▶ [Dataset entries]
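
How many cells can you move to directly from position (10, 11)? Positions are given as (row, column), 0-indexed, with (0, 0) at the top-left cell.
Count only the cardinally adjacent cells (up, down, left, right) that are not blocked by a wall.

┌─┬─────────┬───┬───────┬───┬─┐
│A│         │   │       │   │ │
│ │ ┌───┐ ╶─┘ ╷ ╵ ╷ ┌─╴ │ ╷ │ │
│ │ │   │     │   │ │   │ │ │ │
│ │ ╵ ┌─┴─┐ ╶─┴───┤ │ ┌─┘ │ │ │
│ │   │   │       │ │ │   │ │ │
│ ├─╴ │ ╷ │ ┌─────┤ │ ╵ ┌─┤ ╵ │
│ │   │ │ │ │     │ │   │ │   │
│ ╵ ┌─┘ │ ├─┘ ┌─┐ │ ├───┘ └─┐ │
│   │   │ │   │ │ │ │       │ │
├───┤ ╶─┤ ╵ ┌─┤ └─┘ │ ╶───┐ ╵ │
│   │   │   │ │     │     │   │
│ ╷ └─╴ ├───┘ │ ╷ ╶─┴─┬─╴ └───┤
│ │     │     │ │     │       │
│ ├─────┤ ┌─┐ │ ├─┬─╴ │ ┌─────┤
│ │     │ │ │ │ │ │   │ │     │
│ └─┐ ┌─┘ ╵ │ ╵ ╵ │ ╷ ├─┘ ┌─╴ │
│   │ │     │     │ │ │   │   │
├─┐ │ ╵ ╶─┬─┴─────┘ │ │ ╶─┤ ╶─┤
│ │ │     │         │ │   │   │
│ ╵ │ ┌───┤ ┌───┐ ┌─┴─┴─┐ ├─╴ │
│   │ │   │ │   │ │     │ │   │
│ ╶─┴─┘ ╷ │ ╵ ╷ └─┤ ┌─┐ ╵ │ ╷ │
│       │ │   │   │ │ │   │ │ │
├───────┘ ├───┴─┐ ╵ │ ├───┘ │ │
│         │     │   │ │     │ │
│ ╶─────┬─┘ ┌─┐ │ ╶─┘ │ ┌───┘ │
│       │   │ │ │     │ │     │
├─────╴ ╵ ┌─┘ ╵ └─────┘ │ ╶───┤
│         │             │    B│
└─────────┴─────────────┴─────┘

Checking passable neighbors of (10, 11):
Neighbors: (11, 11), (10, 10)
Count: 2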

▶ [What you have to do]
Reproduce the data exactly, altering nothing.

▶ [Response below]
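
How many cells can you move to directly from position (10, 11)? Positions are given as (row, column), 0-indexed, with (0, 0) at the top-left cell.
Count only the cardinally adjacent cells (up, down, left, right) that are not blocked by a wall.

┌─┬─────────┬───┬───────┬───┬─┐
│A│         │   │       │   │ │
│ │ ┌───┐ ╶─┘ ╷ ╵ ╷ ┌─╴ │ ╷ │ │
│ │ │   │     │   │ │   │ │ │ │
│ │ ╵ ┌─┴─┐ ╶─┴───┤ │ ┌─┘ │ │ │
│ │   │   │       │ │ │   │ │ │
│ ├─╴ │ ╷ │ ┌─────┤ │ ╵ ┌─┤ ╵ │
│ │   │ │ │ │     │ │   │ │   │
│ ╵ ┌─┘ │ ├─┘ ┌─┐ │ ├───┘ └─┐ │
│   │   │ │   │ │ │ │       │ │
├───┤ ╶─┤ ╵ ┌─┤ └─┘ │ ╶───┐ ╵ │
│   │   │   │ │     │     │   │
│ ╷ └─╴ ├───┘ │ ╷ ╶─┴─┬─╴ └───┤
│ │     │     │ │     │       │
│ ├─────┤ ┌─┐ │ ├─┬─╴ │ ┌─────┤
│ │     │ │ │ │ │ │   │ │     │
│ └─┐ ┌─┘ ╵ │ ╵ ╵ │ ╷ ├─┘ ┌─╴ │
│   │ │     │     │ │ │   │   │
├─┐ │ ╵ ╶─┬─┴─────┘ │ │ ╶─┤ ╶─┤
│ │ │     │         │ │   │   │
│ ╵ │ ┌───┤ ┌───┐ ┌─┴─┴─┐ ├─╴ │
│   │ │   │ │   │ │     │ │   │
│ ╶─┴─┘ ╷ │ ╵ ╷ └─┤ ┌─┐ ╵ │ ╷ │
│       │ │   │   │ │ │   │ │ │
├───────┘ ├───┴─┐ ╵ │ ├───┘ │ │
│         │     │   │ │     │ │
│ ╶─────┬─┘ ┌─┐ │ ╶─┘ │ ┌───┘ │
│       │   │ │ │     │ │     │
├─────╴ ╵ ┌─┘ ╵ └─────┘ │ ╶───┤
│         │             │    B│
└─────────┴─────────────┴─────┘

Checking passable neighbors of (10, 11):
Neighbors: (11, 11), (10, 10)
Count: 2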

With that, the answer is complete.